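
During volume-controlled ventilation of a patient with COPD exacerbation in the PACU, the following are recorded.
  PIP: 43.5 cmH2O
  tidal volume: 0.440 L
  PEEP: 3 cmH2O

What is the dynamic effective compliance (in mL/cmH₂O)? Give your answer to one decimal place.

10.9

Dynamic compliance = Vt / (PIP − PEEP) = 440 / (43.5 − 3) = 440 / 40.5 = 10.864 mL/cmH2O.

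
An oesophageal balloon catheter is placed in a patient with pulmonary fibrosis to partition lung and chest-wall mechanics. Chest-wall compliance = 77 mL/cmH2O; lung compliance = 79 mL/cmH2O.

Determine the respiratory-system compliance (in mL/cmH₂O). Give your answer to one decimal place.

39.0

Lung and chest wall are elastances in series: 1/Crs = 1/CL + 1/Ccw.
1/Crs = 1/79 + 1/77 = 0.02565.
Crs = 38.986 mL/cmH2O.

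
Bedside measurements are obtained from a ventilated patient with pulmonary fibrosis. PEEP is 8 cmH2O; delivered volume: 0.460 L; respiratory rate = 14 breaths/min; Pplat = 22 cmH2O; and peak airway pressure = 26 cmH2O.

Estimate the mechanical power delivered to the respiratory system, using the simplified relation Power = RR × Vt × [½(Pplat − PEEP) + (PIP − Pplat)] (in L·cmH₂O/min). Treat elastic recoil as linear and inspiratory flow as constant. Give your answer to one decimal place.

Per-breath work = Vt × [½(Pplat−PEEP) + (PIP−Pplat)] = 0.460 × [0.5×14.0 + 4.0] = 0.460 × 11.0 = 5.06 L·cmH2O.
Power = 14 × 5.06 = 70.84 L·cmH2O/min.

70.8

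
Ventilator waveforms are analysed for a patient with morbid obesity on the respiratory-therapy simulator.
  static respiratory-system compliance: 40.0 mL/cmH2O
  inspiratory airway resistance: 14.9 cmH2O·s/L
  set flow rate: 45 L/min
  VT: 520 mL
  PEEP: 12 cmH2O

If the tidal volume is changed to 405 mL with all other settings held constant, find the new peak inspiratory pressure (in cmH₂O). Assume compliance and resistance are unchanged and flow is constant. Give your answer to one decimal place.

33.3

Flow: 45 L/min ÷ 60 = 0.75 L/s.
PIP = Vt/C + R·V̇ + PEEP (constant-flow equation of motion).
Only the elastic term changes: ΔPIP = ΔVt / C = (405 − 520) / 40.0 = -2.875 cmH2O.
Original PIP = 520/40.0 + 14.9×0.75 + 12 = 36.175 cmH2O; new PIP = 36.175 + (-2.875) = 33.3 cmH2O.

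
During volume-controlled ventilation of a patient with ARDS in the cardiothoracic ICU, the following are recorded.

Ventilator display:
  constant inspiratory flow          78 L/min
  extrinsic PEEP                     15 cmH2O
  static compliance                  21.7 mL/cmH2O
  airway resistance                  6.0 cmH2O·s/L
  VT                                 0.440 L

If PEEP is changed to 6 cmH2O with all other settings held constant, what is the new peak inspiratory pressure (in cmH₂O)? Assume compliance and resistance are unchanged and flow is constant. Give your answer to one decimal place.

34.1

Flow: 78 L/min ÷ 60 = 1.3 L/s.
PIP = Vt/C + R·V̇ + PEEP (constant-flow equation of motion).
Only the baseline term changes: ΔPIP = ΔPEEP = 6 − 15 = -9.0 cmH2O.
Original PIP = 440/21.7 + 6.0×1.3 + 15 = 43.076 cmH2O; new PIP = 43.076 + (-9.0) = 34.076 cmH2O.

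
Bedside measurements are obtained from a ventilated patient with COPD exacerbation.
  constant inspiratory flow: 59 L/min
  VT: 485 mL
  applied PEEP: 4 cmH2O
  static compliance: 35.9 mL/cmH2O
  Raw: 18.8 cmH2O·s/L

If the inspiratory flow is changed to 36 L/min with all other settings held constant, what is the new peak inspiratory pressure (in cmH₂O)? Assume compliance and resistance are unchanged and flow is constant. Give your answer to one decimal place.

Flow: 59 L/min ÷ 60 = 0.9833 L/s.
New flow: 36 L/min ÷ 60 = 0.6 L/s.
PIP = Vt/C + R·V̇ + PEEP (constant-flow equation of motion).
Only the resistive term changes: ΔPIP = R × ΔV̇ = 18.8 × (0.6 − 0.9833) = 18.8 × -0.3833 = -7.206 cmH2O.
Original PIP = 485/35.9 + 18.8×0.9833 + 4 = 35.996 cmH2O; new PIP = 35.996 + (-7.206) = 28.79 cmH2O.

28.8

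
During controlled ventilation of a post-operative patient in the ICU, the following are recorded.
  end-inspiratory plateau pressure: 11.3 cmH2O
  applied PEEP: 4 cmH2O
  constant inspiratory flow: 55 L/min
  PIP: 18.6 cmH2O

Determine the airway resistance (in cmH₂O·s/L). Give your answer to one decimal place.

Flow: 55 L/min ÷ 60 = 0.9167 L/s.
Raw = (PIP − Pplat) / flow = (18.6 − 11.3) / 0.9167 = 7.3 / 0.9167 = 7.963 cmH2O·s/L.

8.0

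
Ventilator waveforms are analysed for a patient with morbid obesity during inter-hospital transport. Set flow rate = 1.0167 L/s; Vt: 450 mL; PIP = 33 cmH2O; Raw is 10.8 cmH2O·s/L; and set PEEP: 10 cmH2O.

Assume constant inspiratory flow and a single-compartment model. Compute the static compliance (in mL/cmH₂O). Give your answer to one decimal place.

Equation of motion (constant flow): PIP = Vt/C + R·V̇ + PEEP.
Vt/C = PIP − R·V̇ − PEEP = 33 − 10.8×1.0167 − 10 = 33 − 10.98 − 10 = 12.02 cmH2O.
C = Vt / 12.02 = 450 / 12.02 = 37.438 mL/cmH2O.

37.4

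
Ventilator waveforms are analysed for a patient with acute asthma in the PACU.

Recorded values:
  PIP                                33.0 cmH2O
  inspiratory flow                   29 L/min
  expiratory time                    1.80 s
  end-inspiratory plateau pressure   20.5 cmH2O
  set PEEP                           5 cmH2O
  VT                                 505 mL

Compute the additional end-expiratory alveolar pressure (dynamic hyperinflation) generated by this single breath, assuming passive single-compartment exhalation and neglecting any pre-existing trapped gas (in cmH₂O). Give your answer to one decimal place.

1.8

Flow: 29 L/min ÷ 60 = 0.4833 L/s.
R = (PIP − Pplat)/V̇ = (33.0 − 20.5) / 0.4833 = 12.5/0.4833 = 25.864 cmH2O·s/L.
C = Vt/(Pplat − PEEP) = 505.0 / (20.5 − 5) = 505.0/15.5 = 32.581 mL/cmH2O.
τ = R × C = 25.864 × 0.03258 L/cmH2O = 0.8426 s.
Fraction remaining = e^(−Te/τ) = e^(−1.80/0.8426) = 0.1181; trapped volume = 505.0 × 0.1181 = 59.641 mL.
Additional alveolar pressure from trapping ≈ V_trapped / C = 59.641 / 32.581 = 1.831 cmH2O.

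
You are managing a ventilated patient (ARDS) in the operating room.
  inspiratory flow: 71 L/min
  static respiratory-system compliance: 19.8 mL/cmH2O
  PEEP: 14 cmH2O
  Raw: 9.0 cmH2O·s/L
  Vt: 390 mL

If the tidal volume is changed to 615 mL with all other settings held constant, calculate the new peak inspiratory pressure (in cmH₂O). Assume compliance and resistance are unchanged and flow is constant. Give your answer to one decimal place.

55.7

Flow: 71 L/min ÷ 60 = 1.1833 L/s.
PIP = Vt/C + R·V̇ + PEEP (constant-flow equation of motion).
Only the elastic term changes: ΔPIP = ΔVt / C = (615 − 390) / 19.8 = 11.364 cmH2O.
Original PIP = 390/19.8 + 9.0×1.1833 + 14 = 44.347 cmH2O; new PIP = 44.347 + (11.364) = 55.711 cmH2O.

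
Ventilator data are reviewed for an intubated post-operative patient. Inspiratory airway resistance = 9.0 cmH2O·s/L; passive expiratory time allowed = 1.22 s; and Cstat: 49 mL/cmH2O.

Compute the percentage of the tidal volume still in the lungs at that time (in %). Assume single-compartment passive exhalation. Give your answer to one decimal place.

6.3

τ = R × C = 9.0 × 49 mL/cmH2O = 9.0 × 0.049 L/cmH2O = 0.441 s.
Passive exhalation: V(t)/V₀ = e^(−t/τ) = e^(−1.22/0.441) = 0.06289.
Fraction remaining = 0.06289 → 6.289%.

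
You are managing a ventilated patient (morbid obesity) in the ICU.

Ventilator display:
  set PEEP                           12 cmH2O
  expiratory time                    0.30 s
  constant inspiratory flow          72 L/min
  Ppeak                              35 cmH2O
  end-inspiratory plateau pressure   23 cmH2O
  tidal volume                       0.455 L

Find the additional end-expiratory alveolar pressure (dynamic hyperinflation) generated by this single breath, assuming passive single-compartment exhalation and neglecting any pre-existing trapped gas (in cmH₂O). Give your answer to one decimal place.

Flow: 72 L/min ÷ 60 = 1.2 L/s.
R = (PIP − Pplat)/V̇ = (35 − 23) / 1.2 = 12.0/1.2 = 10.0 cmH2O·s/L.
C = Vt/(Pplat − PEEP) = 455.0 / (23 − 12) = 455.0/11.0 = 41.364 mL/cmH2O.
τ = R × C = 10.0 × 0.04136 L/cmH2O = 0.4136 s.
Fraction remaining = e^(−Te/τ) = e^(−0.30/0.4136) = 0.4842; trapped volume = 455.0 × 0.4842 = 220.31 mL.
Additional alveolar pressure from trapping ≈ V_trapped / C = 220.31 / 41.364 = 5.326 cmH2O.

5.3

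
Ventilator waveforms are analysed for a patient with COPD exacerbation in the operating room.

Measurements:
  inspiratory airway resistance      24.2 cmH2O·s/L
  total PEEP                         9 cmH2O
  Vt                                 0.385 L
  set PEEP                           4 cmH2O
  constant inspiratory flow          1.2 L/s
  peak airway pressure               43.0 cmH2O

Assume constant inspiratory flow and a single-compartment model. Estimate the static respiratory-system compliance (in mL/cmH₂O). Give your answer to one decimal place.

77.6

Total PEEP = 9 cmH2O (set 4 + intrinsic 5); this is the baseline alveolar pressure.
Equation of motion (constant flow): PIP = Vt/C + R·V̇ + PEEP.
Vt/C = PIP − R·V̇ − PEEP = 43.0 − 24.2×1.2 − 9 = 43.0 − 29.04 − 9 = 4.96 cmH2O.
C = Vt / 4.96 = 385 / 4.96 = 77.621 mL/cmH2O.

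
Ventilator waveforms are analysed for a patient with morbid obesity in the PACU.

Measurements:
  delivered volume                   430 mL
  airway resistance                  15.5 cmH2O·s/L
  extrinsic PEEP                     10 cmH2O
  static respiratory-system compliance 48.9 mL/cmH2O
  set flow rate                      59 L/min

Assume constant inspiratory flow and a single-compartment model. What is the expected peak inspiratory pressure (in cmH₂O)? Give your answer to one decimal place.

Flow: 59 L/min ÷ 60 = 0.9833 L/s.
Equation of motion (constant flow): PIP = Vt/C + R·V̇ + PEEP.
PIP = 430/48.9 + 15.5×0.9833 + 10 = 8.793 + 15.241 + 10 = 34.034 cmH2O.

34.0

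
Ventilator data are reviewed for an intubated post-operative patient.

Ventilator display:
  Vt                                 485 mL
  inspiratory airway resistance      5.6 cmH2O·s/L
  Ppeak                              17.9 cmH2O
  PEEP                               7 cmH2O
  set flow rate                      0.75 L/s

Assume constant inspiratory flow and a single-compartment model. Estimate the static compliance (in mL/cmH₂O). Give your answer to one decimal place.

72.4

Equation of motion (constant flow): PIP = Vt/C + R·V̇ + PEEP.
Vt/C = PIP − R·V̇ − PEEP = 17.9 − 5.6×0.75 − 7 = 17.9 − 4.2 − 7 = 6.7 cmH2O.
C = Vt / 6.7 = 485 / 6.7 = 72.388 mL/cmH2O.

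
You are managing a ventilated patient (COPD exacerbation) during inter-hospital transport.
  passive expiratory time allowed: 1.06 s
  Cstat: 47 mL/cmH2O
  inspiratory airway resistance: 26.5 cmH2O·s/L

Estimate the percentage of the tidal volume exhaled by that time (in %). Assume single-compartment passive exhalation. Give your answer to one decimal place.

τ = R × C = 26.5 × 47 mL/cmH2O = 26.5 × 0.047 L/cmH2O = 1.246 s.
Passive exhalation: V(t)/V₀ = e^(−t/τ) = e^(−1.06/1.246) = 0.4271.
Fraction exhaled = 1 − 0.4271 = 0.5729 → 57.29%.

57.3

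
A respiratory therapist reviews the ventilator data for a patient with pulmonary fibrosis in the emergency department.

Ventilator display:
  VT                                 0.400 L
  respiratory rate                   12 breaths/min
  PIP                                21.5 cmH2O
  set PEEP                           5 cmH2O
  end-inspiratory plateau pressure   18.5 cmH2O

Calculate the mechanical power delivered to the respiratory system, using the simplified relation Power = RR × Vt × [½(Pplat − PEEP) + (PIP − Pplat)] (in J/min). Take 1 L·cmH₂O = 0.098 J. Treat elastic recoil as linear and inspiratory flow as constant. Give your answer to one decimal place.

Per-breath work = Vt × [½(Pplat−PEEP) + (PIP−Pplat)] = 0.400 × [0.5×13.5 + 3.0] = 0.400 × 9.75 = 3.9 L·cmH2O.
Power = 12 × 3.9 = 46.8 L·cmH2O/min.
× 0.098 J/(L·cmH2O) → 4.586 J/min.

4.6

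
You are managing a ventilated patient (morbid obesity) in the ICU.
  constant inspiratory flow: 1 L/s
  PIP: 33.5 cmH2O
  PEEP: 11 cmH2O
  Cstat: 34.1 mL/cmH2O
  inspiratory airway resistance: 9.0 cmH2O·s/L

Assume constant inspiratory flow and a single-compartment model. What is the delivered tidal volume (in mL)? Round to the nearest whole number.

460

Equation of motion (constant flow): PIP = Vt/C + R·V̇ + PEEP.
Vt/C = PIP − R·V̇ − PEEP = 33.5 − 9.0 − 11 = 13.5 cmH2O.
Vt = C × 13.5 = 34.1 × 13.5 = 460.35 mL.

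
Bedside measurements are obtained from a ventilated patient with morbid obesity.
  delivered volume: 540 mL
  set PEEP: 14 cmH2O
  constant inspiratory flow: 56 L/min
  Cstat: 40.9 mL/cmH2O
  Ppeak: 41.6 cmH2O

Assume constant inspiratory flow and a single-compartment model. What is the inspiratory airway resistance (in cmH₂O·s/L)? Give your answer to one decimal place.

15.4

Flow: 56 L/min ÷ 60 = 0.9333 L/s.
Equation of motion (constant flow): PIP = Vt/C + R·V̇ + PEEP.
R·V̇ = PIP − Vt/C − PEEP = 41.6 − 540/40.9 − 14 = 41.6 − 13.203 − 14 = 14.397 cmH2O.
R = 14.397 / 0.9333 = 15.426 cmH2O·s/L.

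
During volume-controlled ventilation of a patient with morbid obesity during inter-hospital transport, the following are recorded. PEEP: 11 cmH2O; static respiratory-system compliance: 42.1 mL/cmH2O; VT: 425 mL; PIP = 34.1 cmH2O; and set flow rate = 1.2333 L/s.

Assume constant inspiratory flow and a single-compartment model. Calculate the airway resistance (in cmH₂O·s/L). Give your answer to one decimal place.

Equation of motion (constant flow): PIP = Vt/C + R·V̇ + PEEP.
R·V̇ = PIP − Vt/C − PEEP = 34.1 − 425/42.1 − 11 = 34.1 − 10.095 − 11 = 13.005 cmH2O.
R = 13.005 / 1.2333 = 10.545 cmH2O·s/L.

10.5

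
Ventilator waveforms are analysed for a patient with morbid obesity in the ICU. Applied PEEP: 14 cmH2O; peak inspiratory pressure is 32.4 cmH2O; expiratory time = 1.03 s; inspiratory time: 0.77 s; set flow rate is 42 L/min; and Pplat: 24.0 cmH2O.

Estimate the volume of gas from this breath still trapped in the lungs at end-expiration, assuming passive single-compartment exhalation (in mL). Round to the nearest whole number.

Flow: 42 L/min ÷ 60 = 0.7 L/s.
Vt = flow × Ti = 0.7 L/s × 0.77 s × 1000 mL/L = 539.0 mL.
R = (PIP − Pplat)/V̇ = (32.4 − 24.0) / 0.7 = 8.4/0.7 = 12.0 cmH2O·s/L.
C = Vt/(Pplat − PEEP) = 539.0 / (24.0 − 14) = 539.0/10.0 = 53.9 mL/cmH2O.
τ = R × C = 12.0 × 0.0539 L/cmH2O = 0.6468 s.
Fraction remaining = e^(−Te/τ) = e^(−1.03/0.6468) = 0.2034.
Trapped volume = 539.0 × 0.2034 = 109.63 mL.

110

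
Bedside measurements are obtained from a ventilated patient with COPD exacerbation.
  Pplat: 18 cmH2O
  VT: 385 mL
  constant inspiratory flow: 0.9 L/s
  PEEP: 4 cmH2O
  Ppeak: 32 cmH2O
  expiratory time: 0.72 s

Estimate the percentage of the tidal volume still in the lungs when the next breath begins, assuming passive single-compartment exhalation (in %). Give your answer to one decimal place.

R = (PIP − Pplat)/V̇ = (32 − 18) / 0.9 = 14.0/0.9 = 15.556 cmH2O·s/L.
C = Vt/(Pplat − PEEP) = 385.0 / (18 − 4) = 385.0/14.0 = 27.5 mL/cmH2O.
τ = R × C = 15.556 × 0.0275 L/cmH2O = 0.4278 s.
Fraction remaining at end-expiration = e^(−Te/τ) = e^(−0.72/0.4278) = 0.1858 → 18.58%.

18.6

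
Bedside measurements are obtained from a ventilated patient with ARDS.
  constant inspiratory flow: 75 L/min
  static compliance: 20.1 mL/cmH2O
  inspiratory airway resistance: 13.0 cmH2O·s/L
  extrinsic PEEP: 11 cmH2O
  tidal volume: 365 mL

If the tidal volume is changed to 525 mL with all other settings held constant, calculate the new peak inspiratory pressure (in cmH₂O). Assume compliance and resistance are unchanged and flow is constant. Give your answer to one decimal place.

Flow: 75 L/min ÷ 60 = 1.25 L/s.
PIP = Vt/C + R·V̇ + PEEP (constant-flow equation of motion).
Only the elastic term changes: ΔPIP = ΔVt / C = (525 − 365) / 20.1 = 7.96 cmH2O.
Original PIP = 365/20.1 + 13.0×1.25 + 11 = 45.409 cmH2O; new PIP = 45.409 + (7.96) = 53.369 cmH2O.

53.4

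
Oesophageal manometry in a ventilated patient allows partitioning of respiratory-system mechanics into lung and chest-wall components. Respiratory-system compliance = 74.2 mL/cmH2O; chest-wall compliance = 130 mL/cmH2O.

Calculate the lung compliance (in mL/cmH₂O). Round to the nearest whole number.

173

1/CL = 1/Crs − 1/Ccw.
1/CL = 1/74.2 − 1/130 = 0.005785.
CL = 172.86 mL/cmH2O.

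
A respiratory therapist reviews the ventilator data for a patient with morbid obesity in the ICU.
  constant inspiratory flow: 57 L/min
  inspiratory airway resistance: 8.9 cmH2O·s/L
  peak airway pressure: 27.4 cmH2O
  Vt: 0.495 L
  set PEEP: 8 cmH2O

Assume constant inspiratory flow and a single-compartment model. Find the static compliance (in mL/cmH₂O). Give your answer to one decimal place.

Flow: 57 L/min ÷ 60 = 0.95 L/s.
Equation of motion (constant flow): PIP = Vt/C + R·V̇ + PEEP.
Vt/C = PIP − R·V̇ − PEEP = 27.4 − 8.9×0.95 − 8 = 27.4 − 8.455 − 8 = 10.945 cmH2O.
C = Vt / 10.945 = 495 / 10.945 = 45.226 mL/cmH2O.

45.2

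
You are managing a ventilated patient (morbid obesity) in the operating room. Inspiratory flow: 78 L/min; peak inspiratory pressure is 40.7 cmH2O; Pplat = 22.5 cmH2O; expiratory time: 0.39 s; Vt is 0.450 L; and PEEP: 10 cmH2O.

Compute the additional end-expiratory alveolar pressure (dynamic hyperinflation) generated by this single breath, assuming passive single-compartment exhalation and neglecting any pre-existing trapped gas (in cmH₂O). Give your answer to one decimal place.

Flow: 78 L/min ÷ 60 = 1.3 L/s.
R = (PIP − Pplat)/V̇ = (40.7 − 22.5) / 1.3 = 18.2/1.3 = 14.0 cmH2O·s/L.
C = Vt/(Pplat − PEEP) = 450.0 / (22.5 − 10) = 450.0/12.5 = 36.0 mL/cmH2O.
τ = R × C = 14.0 × 0.036 L/cmH2O = 0.504 s.
Fraction remaining = e^(−Te/τ) = e^(−0.39/0.504) = 0.4613; trapped volume = 450.0 × 0.4613 = 207.59 mL.
Additional alveolar pressure from trapping ≈ V_trapped / C = 207.59 / 36.0 = 5.766 cmH2O.

5.8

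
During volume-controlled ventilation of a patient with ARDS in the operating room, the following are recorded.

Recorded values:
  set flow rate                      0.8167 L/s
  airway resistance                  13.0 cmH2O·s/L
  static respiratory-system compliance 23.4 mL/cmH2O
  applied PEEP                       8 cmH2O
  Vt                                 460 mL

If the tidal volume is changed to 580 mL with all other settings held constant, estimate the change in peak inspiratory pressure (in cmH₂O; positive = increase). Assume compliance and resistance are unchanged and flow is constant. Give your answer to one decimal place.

PIP = Vt/C + R·V̇ + PEEP (constant-flow equation of motion).
Only the elastic term changes: ΔPIP = ΔVt / C = (580 − 460) / 23.4 = 5.128 cmH2O.

5.1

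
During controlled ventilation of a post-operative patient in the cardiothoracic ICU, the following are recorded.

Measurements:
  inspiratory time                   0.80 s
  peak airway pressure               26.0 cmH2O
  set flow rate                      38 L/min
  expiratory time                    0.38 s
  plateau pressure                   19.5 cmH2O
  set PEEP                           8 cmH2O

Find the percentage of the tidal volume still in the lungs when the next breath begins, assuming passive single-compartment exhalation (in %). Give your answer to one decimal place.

43.2

Flow: 38 L/min ÷ 60 = 0.6333 L/s.
Vt = flow × Ti = 0.6333 L/s × 0.80 s × 1000 mL/L = 506.64 mL.
R = (PIP − Pplat)/V̇ = (26.0 − 19.5) / 0.6333 = 6.5/0.6333 = 10.264 cmH2O·s/L.
C = Vt/(Pplat − PEEP) = 506.64 / (19.5 − 8) = 506.64/11.5 = 44.056 mL/cmH2O.
τ = R × C = 10.264 × 0.04406 L/cmH2O = 0.4522 s.
Fraction remaining at end-expiration = e^(−Te/τ) = e^(−0.38/0.4522) = 0.4316 → 43.16%.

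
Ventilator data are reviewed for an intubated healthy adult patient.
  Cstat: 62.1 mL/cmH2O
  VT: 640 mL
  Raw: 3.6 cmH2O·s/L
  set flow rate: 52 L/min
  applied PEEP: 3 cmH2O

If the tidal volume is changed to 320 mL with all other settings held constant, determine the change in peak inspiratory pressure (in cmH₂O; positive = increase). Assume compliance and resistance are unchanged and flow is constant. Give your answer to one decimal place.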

## EXERCISE OBJECTIVE:
Each line above with the word "room" needs to be copied.

## PROBLEM SOLUTION:
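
You are managing a ventilated patient (ARDS) in the operating room.
Ventilator waveforms are analysed for a patient with COPD exacerbation in the operating room.
You are managing a ventilated patient (morbid obesity) in the operating room. Inspiratory flow: 78 L/min; peak inspiratory pressure is 40.7 cmH2O; Pplat = 22.5 cmH2O; expiratory time: 0.39 s; Vt is 0.450 L; and PEEP: 10 cmH2O.
During volume-controlled ventilation of a patient with ARDS in the operating room, the following are recorded.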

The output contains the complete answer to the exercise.